# DATASET CONTENT
_ _ _

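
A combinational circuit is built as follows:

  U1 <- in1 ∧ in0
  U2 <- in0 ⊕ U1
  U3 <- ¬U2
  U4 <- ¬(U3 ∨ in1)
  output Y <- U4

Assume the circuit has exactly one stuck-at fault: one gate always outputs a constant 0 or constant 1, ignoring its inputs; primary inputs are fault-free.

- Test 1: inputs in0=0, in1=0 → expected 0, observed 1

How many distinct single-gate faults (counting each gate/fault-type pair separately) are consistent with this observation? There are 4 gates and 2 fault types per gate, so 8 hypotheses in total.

Fault-free: U1=0, U2=0, U3=1, U4=0 → 0. Observed 1.
  U1 stuck-at-0: output 0 ✗
  U1 stuck-at-1: output 1 ✓
  U2 stuck-at-0: output 0 ✗
  U2 stuck-at-1: output 1 ✓
  U3 stuck-at-0: output 1 ✓
  U3 stuck-at-1: output 0 ✗
  U4 stuck-at-0: output 0 ✗
  U4 stuck-at-1: output 1 ✓
Consistent faults: {U1 stuck-at-1, U2 stuck-at-1, U3 stuck-at-0, U4 stuck-at-1} — 4 in all.

4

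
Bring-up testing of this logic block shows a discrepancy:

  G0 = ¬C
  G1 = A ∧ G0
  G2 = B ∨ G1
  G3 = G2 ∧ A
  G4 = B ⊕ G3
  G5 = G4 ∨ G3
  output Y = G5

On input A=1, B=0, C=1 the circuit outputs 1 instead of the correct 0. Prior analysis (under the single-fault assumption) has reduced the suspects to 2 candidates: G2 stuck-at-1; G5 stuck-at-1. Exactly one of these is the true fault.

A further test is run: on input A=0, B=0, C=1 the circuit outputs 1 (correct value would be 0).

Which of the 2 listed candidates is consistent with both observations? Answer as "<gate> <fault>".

G5 stuck-at-1

Evaluate each candidate on input A=0, B=0, C=1:
  G2 stuck-at-1: G0=0, G1=0, G2=1 [stuck-at-1], G3=0, G4=0, G5=0 → 0 — eliminated
  G5 stuck-at-1: G0=0, G1=0, G2=0, G3=0, G4=0, G5=1 [stuck-at-1] → 1 — matches
Only G5 stuck-at-1 reproduces the observed 1.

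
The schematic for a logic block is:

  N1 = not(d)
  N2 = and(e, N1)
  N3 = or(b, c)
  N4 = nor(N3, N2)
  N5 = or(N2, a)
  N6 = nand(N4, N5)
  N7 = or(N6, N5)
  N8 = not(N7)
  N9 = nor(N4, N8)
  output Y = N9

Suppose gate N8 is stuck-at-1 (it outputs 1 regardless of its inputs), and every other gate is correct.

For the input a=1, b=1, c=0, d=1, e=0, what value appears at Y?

0

Propagate with N8 forced: N1=0, N2=0, N3=1, N4=0, N5=1, N6=1, N7=1, N8=1 [stuck-at-1], N9=0.
So Y = 0. (Without the fault it would be 1.)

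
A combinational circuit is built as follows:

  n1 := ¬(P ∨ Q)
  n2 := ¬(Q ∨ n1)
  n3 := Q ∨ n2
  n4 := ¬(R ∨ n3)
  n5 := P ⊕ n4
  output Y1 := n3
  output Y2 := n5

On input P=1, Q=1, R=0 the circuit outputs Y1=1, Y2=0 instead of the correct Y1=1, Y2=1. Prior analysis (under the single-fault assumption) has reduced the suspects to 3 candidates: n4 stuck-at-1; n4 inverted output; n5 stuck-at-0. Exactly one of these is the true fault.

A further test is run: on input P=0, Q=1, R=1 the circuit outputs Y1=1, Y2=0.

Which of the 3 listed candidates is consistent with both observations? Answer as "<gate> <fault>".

n5 stuck-at-0

Evaluate each candidate on input P=0, Q=1, R=1:
  n4 stuck-at-1: n1=0, n2=0, n3=1, n4=1 [stuck-at-1], n5=1 → Y1=1, Y2=1 — eliminated
  n4 inverted output: n1=0, n2=0, n3=1, n4=1 [inverted output], n5=1 → Y1=1, Y2=1 — eliminated
  n5 stuck-at-0: n1=0, n2=0, n3=1, n4=0, n5=0 [stuck-at-0] → Y1=1, Y2=0 — matches
Only n5 stuck-at-0 reproduces the observed Y1=1, Y2=0.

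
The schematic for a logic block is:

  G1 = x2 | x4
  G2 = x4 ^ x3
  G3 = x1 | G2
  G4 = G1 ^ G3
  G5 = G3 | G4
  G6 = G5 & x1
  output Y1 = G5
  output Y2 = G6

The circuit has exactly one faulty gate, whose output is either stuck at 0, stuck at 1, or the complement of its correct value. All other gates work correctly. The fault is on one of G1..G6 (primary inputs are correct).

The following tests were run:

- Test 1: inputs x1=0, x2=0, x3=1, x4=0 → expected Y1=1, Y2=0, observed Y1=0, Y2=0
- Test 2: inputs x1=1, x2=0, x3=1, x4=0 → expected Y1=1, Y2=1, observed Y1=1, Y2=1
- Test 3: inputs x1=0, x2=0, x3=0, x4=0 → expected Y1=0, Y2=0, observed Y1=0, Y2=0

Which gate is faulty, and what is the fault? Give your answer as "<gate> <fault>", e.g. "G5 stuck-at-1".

G2 stuck-at-0

Fault-free values for test 1 (x1=0, x2=0, x3=1, x4=0): G1=0, G2=1, G3=1, G4=1, G5=1, G6=0, giving Y1=1, Y2=0. Observed Y1=0, Y2=0.
Test 1: faults giving observed Y1=0, Y2=0 are {G2 stuck-at-0, G2 inverted output, G3 stuck-at-0, G3 inverted output, G5 stuck-at-0, G5 inverted output}.
Test 2 (x1=1, x2=0, x3=1, x4=0): fault-free G1=0, G2=1, G3=1, G4=1, G5=1, G6=1 → Y1=1, Y2=1; observed Y1=1, Y2=1. Eliminates G3 stuck-at-0, G3 inverted output, G5 stuck-at-0, G5 inverted output.
Test 3 (x1=0, x2=0, x3=0, x4=0): fault-free G1=0, G2=0, G3=0, G4=0, G5=0, G6=0 → Y1=0, Y2=0; observed Y1=0, Y2=0. Eliminates G2 inverted output.
Only G2 stuck-at-0 is consistent with every test.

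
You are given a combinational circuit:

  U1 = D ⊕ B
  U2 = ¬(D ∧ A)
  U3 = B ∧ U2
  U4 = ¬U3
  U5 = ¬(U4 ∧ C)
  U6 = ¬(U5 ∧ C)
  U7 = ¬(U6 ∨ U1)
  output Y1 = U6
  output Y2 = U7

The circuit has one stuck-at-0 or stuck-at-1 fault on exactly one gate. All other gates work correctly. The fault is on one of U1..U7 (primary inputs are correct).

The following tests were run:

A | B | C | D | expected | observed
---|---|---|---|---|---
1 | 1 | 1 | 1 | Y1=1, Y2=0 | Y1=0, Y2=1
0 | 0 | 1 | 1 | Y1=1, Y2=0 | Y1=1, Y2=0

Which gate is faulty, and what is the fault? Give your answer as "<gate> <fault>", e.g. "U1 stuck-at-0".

U2 stuck-at-1

Fault-free values for test 1 (A=1, B=1, C=1, D=1): U1=0, U2=0, U3=0, U4=1, U5=0, U6=1, U7=0, giving Y1=1, Y2=0. Observed Y1=0, Y2=1.
Test 1: faults giving observed Y1=0, Y2=1 are {U2 stuck-at-1, U3 stuck-at-1, U4 stuck-at-0, U5 stuck-at-1, U6 stuck-at-0}.
Test 2 (A=0, B=0, C=1, D=1): fault-free U1=1, U2=1, U3=0, U4=1, U5=0, U6=1, U7=0 → Y1=1, Y2=0; observed Y1=1, Y2=0. Eliminates U3 stuck-at-1, U4 stuck-at-0, U5 stuck-at-1, U6 stuck-at-0.
Only U2 stuck-at-1 is consistent with every test.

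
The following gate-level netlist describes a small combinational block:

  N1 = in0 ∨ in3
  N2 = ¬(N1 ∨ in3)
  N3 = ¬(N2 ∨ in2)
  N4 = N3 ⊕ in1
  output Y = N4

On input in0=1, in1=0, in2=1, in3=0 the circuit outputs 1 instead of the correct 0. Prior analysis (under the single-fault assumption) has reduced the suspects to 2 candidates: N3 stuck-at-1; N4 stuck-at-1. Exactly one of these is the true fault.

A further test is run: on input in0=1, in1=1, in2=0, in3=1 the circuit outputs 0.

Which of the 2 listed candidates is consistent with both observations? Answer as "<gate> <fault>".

Evaluate each candidate on input in0=1, in1=1, in2=0, in3=1:
  N3 stuck-at-1: N1=1, N2=0, N3=1 [stuck-at-1], N4=0 → 0 — matches
  N4 stuck-at-1: N1=1, N2=0, N3=1, N4=1 [stuck-at-1] → 1 — eliminated
Only N3 stuck-at-1 reproduces the observed 0.

N3 stuck-at-1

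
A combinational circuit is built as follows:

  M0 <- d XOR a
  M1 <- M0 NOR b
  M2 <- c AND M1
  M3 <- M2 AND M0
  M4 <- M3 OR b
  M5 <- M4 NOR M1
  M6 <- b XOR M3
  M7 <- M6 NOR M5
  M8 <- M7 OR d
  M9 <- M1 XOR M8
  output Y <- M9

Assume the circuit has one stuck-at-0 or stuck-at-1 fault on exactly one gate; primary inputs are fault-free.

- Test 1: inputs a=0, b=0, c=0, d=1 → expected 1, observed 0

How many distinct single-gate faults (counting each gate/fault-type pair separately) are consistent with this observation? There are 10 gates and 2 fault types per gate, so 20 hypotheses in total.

Fault-free: M0=1, M1=0, M2=0, M3=0, M4=0, M5=1, M6=0, M7=0, M8=1, M9=1 → 1. Observed 0.
  M0: stuck-at-0 ✓; others ✗
  M1: stuck-at-1 ✓; others ✗
  M2: none of the 2 fault types match ✗
  M3: none of the 2 fault types match ✗
  M4: none of the 2 fault types match ✗
  M5: none of the 2 fault types match ✗
  M6: none of the 2 fault types match ✗
  M7: none of the 2 fault types match ✗
  M8: stuck-at-0 ✓; others ✗
  M9: stuck-at-0 ✓; others ✗
Consistent faults: {M0 stuck-at-0, M1 stuck-at-1, M8 stuck-at-0, M9 stuck-at-0} — 4 in all.

4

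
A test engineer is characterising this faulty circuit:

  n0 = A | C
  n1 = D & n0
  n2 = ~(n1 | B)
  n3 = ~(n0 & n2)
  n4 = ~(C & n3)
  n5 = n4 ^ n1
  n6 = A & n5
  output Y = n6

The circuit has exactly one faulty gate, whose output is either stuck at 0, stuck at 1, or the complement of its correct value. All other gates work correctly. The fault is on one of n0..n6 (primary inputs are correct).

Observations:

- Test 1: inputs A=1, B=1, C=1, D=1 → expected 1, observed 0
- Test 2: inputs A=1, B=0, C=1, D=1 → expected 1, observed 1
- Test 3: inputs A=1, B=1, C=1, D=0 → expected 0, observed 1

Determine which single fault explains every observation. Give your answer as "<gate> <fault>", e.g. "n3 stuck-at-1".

n1 inverted output

Fault-free values for test 1 (A=1, B=1, C=1, D=1): n0=1, n1=1, n2=0, n3=1, n4=0, n5=1, n6=1, giving Y=1. Observed 0.
Test 1: faults giving observed 0 are {n0 stuck-at-0, n0 inverted output, n1 stuck-at-0, n1 inverted output, n2 stuck-at-1, n2 inverted output, n3 stuck-at-0, n3 inverted output, n4 stuck-at-1, n4 inverted output, n5 stuck-at-0, n5 inverted output, n6 stuck-at-0, n6 inverted output}.
Test 2 (A=1, B=0, C=1, D=1): fault-free n0=1, n1=1, n2=0, n3=1, n4=0, n5=1, n6=1 → 1; observed 1. Eliminates n0 stuck-at-0, n0 inverted output, n2 stuck-at-1, n2 inverted output, n3 stuck-at-0, n3 inverted output, n4 stuck-at-1, n4 inverted output, n5 stuck-at-0, n5 inverted output, n6 stuck-at-0, n6 inverted output.
Test 3 (A=1, B=1, C=1, D=0): fault-free n0=1, n1=0, n2=0, n3=1, n4=0, n5=0, n6=0 → 0; observed 1. Eliminates n1 stuck-at-0.
Only n1 inverted output is consistent with every test.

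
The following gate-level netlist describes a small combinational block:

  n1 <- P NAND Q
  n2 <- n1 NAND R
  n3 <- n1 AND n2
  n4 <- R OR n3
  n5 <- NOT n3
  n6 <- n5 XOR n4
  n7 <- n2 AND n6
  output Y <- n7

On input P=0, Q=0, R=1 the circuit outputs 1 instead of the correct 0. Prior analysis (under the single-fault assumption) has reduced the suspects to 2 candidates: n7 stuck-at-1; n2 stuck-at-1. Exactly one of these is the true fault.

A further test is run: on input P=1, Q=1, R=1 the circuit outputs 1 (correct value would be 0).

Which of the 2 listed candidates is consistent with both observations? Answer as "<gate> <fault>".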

_ _ _

# EXERCISE DETAILS
Keeping every character as it is, restate the lines above that run from the line with "n3 := Q ∨ n2" through the line with "- Test 3: inputs x1=0, x2=0, x3=0, x4=0", both included, and nothing else.

# TASK RESULT
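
  n3 := Q ∨ n2
  n4 := ¬(R ∨ n3)
  n5 := P ⊕ n4
  output Y1 := n3
  output Y2 := n5

On input P=1, Q=1, R=0 the circuit outputs Y1=1, Y2=0 instead of the correct Y1=1, Y2=1. Prior analysis (under the single-fault assumption) has reduced the suspects to 3 candidates: n4 stuck-at-1; n4 inverted output; n5 stuck-at-0. Exactly one of these is the true fault.

A further test is run: on input P=0, Q=1, R=1 the circuit outputs Y1=1, Y2=0.

Which of the 3 listed candidates is consistent with both observations? Answer as "<gate> <fault>".

n5 stuck-at-0

Evaluate each candidate on input P=0, Q=1, R=1:
  n4 stuck-at-1: n1=0, n2=0, n3=1, n4=1 [stuck-at-1], n5=1 → Y1=1, Y2=1 — eliminated
  n4 inverted output: n1=0, n2=0, n3=1, n4=1 [inverted output], n5=1 → Y1=1, Y2=1 — eliminated
  n5 stuck-at-0: n1=0, n2=0, n3=1, n4=0, n5=0 [stuck-at-0] → Y1=1, Y2=0 — matches
Only n5 stuck-at-0 reproduces the observed Y1=1, Y2=0.

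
The schematic for a logic block is:

  G1 = x2 | x4
  G2 = x4 ^ x3
  G3 = x1 | G2
  G4 = G1 ^ G3
  G5 = G3 | G4
  G6 = G5 & x1
  output Y1 = G5
  output Y2 = G6

The circuit has exactly one faulty gate, whose output is either stuck at 0, stuck at 1, or the complement of its correct value. All other gates work correctly. The fault is on one of G1..G6 (primary inputs are correct).

The following tests were run:

- Test 1: inputs x1=0, x2=0, x3=1, x4=0 → expected Y1=1, Y2=0, observed Y1=0, Y2=0
- Test 2: inputs x1=1, x2=0, x3=1, x4=0 → expected Y1=1, Y2=1, observed Y1=1, Y2=1
- Test 3: inputs x1=0, x2=0, x3=0, x4=0 → expected Y1=0, Y2=0, observed Y1=0, Y2=0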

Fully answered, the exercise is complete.